● **RECORDS FOR THIS TASK**

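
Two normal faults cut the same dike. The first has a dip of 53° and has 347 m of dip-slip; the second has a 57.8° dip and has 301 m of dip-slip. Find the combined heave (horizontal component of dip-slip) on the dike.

heave_A = 347 × cos(53°) = 208.8 m
heave_B = 301 × cos(57.8°) = 160.4 m
total = 208.8 + 160.4 = 369 m

369 m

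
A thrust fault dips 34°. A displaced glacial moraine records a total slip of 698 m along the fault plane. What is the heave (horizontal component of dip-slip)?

heave = dip-slip × cos(dip) = 698 m × cos(34°) = 579 m

579 m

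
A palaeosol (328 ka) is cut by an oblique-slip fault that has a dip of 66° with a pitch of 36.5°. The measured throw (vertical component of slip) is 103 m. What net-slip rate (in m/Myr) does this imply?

578 m/Myr

dip-slip = throw / sin(dip) = 103 / sin(66°) = 112.7 m
net slip = dip-slip / sin(rake) = 112.7 / sin(36.5°) = 189.5 m
rate = 189.5 m / 328 ka = 0.000578 m/yr = 578 m/Myr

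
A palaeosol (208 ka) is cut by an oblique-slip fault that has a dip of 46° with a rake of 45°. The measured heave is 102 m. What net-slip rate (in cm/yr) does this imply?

0.0998 cm/yr

dip-slip = heave / cos(dip) = 102 / cos(46°) = 146.8 m
net slip = dip-slip / sin(rake) = 146.8 / sin(45°) = 207.7 m
rate = 207.7 m / 208 ka = 0.000998 m/yr = 0.0998 cm/yr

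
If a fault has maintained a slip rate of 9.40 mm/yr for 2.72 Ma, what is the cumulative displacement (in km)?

slip = rate × time = 9.40 mm/yr × 2.72 Ma = 25600 m = 25.6 km

25.6 km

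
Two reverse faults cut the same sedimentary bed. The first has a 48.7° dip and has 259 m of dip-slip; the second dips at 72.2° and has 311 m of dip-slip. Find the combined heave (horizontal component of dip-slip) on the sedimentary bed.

266 m

heave_A = 259 × cos(48.7°) = 170.9 m
heave_B = 311 × cos(72.2°) = 95.07 m
total = 170.9 + 95.07 = 266 m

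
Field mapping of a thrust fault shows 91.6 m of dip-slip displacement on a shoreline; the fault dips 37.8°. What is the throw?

56.1 m

throw = dip-slip × sin(dip) = 91.6 m × sin(37.8°) = 56.1 m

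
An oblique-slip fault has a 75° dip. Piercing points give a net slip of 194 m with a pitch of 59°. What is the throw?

161 m

dip-slip = net slip × sin(rake) = 194 m × sin(59°) = 166.3 m
throw = dip-slip × sin(dip) = 166.3 × sin(75°) = 161 m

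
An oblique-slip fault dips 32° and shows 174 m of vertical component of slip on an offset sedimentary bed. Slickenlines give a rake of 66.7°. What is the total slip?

358 m

dip-slip = throw / sin(dip) = 174 / sin(32°) = 328.4 m
net slip = dip-slip / sin(rake) = 328.4 / sin(66.7°) = 358 m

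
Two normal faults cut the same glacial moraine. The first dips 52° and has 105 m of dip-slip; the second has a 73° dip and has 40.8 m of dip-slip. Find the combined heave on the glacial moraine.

heave_A = 105 × cos(52°) = 64.64 m
heave_B = 40.8 × cos(73°) = 11.93 m
total = 64.64 + 11.93 = 76.6 m

76.6 m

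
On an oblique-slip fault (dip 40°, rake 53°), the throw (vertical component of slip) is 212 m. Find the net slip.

413 m

dip-slip = throw / sin(dip) = 212 / sin(40°) = 329.8 m
net slip = dip-slip / sin(rake) = 329.8 / sin(53°) = 413 m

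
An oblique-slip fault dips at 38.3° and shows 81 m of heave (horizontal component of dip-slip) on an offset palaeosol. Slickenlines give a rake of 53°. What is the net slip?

dip-slip = heave / cos(dip) = 81 / cos(38.3°) = 103.2 m
net slip = dip-slip / sin(rake) = 103.2 / sin(53°) = 129 m

129 m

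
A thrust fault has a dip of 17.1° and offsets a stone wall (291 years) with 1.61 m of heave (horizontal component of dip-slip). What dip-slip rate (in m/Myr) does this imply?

dip-slip = heave / cos(dip) = 1.61 m / cos(17.1°) = 1.684 m
rate = 1.684 m / 291 years = 0.00579 m/yr = 5790 m/Myr

5790 m/Myr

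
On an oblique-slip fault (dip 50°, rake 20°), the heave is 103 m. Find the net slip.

469 m

dip-slip = heave / cos(dip) = 103 / cos(50°) = 160.2 m
net slip = dip-slip / sin(rake) = 160.2 / sin(20°) = 469 m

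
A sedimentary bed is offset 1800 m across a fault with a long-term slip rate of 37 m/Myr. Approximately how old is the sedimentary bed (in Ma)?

age = offset / rate = 1800 m / (37 m/Myr) = 4.86e+07 yr = 48.6 Ma

48.6 Ma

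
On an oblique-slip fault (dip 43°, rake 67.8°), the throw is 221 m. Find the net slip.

350 m

dip-slip = throw / sin(dip) = 221 / sin(43°) = 324 m
net slip = dip-slip / sin(rake) = 324 / sin(67.8°) = 350 m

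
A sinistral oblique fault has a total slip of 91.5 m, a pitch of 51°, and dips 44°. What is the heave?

51.2 m

dip-slip = net slip × sin(rake) = 91.5 m × sin(51°) = 71.11 m
heave = dip-slip × cos(dip) = 71.11 × cos(44°) = 51.2 m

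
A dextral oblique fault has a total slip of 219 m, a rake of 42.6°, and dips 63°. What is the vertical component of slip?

132 m

dip-slip = net slip × sin(rake) = 219 m × sin(42.6°) = 148.2 m
throw = dip-slip × sin(dip) = 148.2 × sin(63°) = 132 m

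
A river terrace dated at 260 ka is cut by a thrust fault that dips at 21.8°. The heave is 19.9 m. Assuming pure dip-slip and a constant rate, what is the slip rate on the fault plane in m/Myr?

dip-slip = heave / cos(dip) = 19.9 m / cos(21.8°) = 21.43 m
rate = 21.43 m / 260 ka = 0.0000824 m/yr = 82.4 m/Myr

82.4 m/Myr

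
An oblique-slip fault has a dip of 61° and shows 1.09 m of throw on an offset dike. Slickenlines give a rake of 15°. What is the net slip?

4.82 m

dip-slip = throw / sin(dip) = 1.09 / sin(61°) = 1.246 m
net slip = dip-slip / sin(rake) = 1.246 / sin(15°) = 4.82 m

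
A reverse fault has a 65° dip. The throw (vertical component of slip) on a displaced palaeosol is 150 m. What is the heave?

heave = throw / tan(dip) = 150 / tan(65°) = 69.9 m

69.9 m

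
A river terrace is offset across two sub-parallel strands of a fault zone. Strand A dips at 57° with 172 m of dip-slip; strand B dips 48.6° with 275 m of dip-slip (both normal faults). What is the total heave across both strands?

heave_A = 172 × cos(57°) = 93.68 m
heave_B = 275 × cos(48.6°) = 181.9 m
total = 93.68 + 181.9 = 276 m

276 m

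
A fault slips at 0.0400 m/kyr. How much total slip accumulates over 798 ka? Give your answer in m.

31.9 m

slip = rate × time = 0.0400 m/kyr × 798 ka = 31.9 m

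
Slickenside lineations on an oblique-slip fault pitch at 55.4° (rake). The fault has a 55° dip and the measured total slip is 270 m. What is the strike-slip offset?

strike-slip = net slip × cos(rake) = 270 m × cos(55.4°) = 153 m

153 m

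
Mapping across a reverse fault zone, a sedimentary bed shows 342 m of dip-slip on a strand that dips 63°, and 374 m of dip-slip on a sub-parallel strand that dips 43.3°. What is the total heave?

heave_A = 342 × cos(63°) = 155.3 m
heave_B = 374 × cos(43.3°) = 272.2 m
total = 155.3 + 272.2 = 427 m

427 m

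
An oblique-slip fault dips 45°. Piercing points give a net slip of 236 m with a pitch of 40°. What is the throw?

107 m

dip-slip = net slip × sin(rake) = 236 m × sin(40°) = 151.7 m
throw = dip-slip × sin(dip) = 151.7 × sin(45°) = 107 m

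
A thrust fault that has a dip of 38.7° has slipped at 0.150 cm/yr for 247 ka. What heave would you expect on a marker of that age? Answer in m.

289 m

dip-slip = rate × time = 0.150 cm/yr × 247 ka = 370.5 m
heave = dip-slip × cos(dip) = 370.5 × cos(38.7°) = 289 m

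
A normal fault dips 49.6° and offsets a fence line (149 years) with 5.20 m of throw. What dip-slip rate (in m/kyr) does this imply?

45.8 m/kyr

dip-slip = throw / sin(dip) = 5.20 m / sin(49.6°) = 6.828 m
rate = 6.828 m / 149 years = 0.0458 m/yr = 45.8 m/kyr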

● **TASK OBJECTIVE**
The answer is the run of lines that starts at the one containing "A normal fault" and ends at the last line of the material, reproduced exactly.

● **THE ANSWER**
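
A normal fault dips 49.6° and offsets a fence line (149 years) with 5.20 m of throw. What dip-slip rate (in m/kyr) does this imply?

45.8 m/kyr

dip-slip = throw / sin(dip) = 5.20 m / sin(49.6°) = 6.828 m
rate = 6.828 m / 149 years = 0.0458 m/yr = 45.8 m/kyr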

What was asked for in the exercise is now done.